*** EXTRACTED INFORMATION Section Begins ***

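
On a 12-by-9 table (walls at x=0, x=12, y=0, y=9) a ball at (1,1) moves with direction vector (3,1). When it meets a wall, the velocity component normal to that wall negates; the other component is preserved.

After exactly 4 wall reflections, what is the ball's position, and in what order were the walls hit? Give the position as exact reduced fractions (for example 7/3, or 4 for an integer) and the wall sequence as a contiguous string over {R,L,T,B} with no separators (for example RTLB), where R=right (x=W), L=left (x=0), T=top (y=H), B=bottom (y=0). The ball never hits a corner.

Final position: (12,16/3)
Wall sequence: RLTR

1. t=11/3 → R at (12,14/3); v=(-3,1)
2. t=4 → L at (0,26/3); v=(3,1)
3. t=1/3 → T at (1,9); v=(3,-1)
4. t=11/3 → R at (12,16/3); v=(-3,-1)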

*** EXTRACTED INFORMATION Section Ends ***

YOUR TASK: Each line above needs to be repeated exactly, with nothing omitted.

FINISHED TASK:
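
On a 12-by-9 table (walls at x=0, x=12, y=0, y=9) a ball at (1,1) moves with direction vector (3,1). When it meets a wall, the velocity component normal to that wall negates; the other component is preserved.

After exactly 4 wall reflections, what is the ball's position, and in what order were the walls hit? Give the position as exact reduced fractions (for example 7/3, or 4 for an integer) and the wall sequence as a contiguous string over {R,L,T,B} with no separators (for example RTLB), where R=right (x=W), L=left (x=0), T=top (y=H), B=bottom (y=0). The ball never hits a corner.

Final position: (12,16/3)
Wall sequence: RLTR

1. t=11/3 → R at (12,14/3); v=(-3,1)
2. t=4 → L at (0,26/3); v=(3,1)
3. t=1/3 → T at (1,9); v=(3,-1)
4. t=11/3 → R at (12,16/3); v=(-3,-1)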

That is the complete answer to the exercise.